- AIM OF THE TASK
Print the lines that run from the line with "add P = (28, 3) and Q = (21, 24)." to the line with "y^2 = x^3 + 10", keeping both end lines, exactly as they appear in the entries below, and nothing else.

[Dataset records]
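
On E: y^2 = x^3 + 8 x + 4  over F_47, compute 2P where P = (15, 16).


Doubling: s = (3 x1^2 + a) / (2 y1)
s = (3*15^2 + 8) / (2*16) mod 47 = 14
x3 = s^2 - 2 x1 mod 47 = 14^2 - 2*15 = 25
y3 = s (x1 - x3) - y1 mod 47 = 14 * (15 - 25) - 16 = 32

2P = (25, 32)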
---
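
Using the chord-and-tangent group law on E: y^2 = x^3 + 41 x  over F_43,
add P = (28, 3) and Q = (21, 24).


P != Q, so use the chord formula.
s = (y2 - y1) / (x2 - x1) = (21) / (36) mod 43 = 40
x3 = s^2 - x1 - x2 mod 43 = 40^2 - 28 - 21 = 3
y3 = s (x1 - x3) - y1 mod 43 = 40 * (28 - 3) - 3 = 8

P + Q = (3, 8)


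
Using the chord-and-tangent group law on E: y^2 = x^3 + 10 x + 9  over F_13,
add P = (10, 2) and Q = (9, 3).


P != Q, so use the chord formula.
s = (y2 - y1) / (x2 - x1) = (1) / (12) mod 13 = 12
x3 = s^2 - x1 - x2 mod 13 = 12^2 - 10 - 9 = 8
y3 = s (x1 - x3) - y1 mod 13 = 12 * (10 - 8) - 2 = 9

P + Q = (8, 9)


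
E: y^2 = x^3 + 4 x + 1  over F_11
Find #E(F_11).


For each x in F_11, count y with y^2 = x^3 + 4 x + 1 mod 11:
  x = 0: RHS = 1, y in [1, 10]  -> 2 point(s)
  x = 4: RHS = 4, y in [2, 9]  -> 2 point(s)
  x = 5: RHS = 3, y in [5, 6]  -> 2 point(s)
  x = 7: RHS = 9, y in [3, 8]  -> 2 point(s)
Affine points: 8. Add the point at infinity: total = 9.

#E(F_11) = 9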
==
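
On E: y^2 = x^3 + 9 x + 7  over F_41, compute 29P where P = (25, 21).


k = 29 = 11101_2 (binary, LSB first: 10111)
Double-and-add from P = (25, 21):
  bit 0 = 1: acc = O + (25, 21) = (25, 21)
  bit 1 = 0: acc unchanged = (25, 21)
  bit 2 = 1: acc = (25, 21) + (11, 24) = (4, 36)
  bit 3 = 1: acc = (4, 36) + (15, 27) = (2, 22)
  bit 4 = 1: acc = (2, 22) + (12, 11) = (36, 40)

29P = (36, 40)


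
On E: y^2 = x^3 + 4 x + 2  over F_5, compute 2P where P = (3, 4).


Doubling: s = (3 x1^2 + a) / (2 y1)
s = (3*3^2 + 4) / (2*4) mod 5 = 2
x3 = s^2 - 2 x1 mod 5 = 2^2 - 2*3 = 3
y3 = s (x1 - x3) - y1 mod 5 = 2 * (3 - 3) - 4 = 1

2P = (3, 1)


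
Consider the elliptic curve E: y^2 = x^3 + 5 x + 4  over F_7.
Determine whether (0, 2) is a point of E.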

- RESULT OF THE EXERCISE
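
add P = (28, 3) and Q = (21, 24).


P != Q, so use the chord formula.
s = (y2 - y1) / (x2 - x1) = (21) / (36) mod 43 = 40
x3 = s^2 - x1 - x2 mod 43 = 40^2 - 28 - 21 = 3
y3 = s (x1 - x3) - y1 mod 43 = 40 * (28 - 3) - 3 = 8

P + Q = (3, 8)


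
Using the chord-and-tangent group law on E: y^2 = x^3 + 10 x + 9  over F_13,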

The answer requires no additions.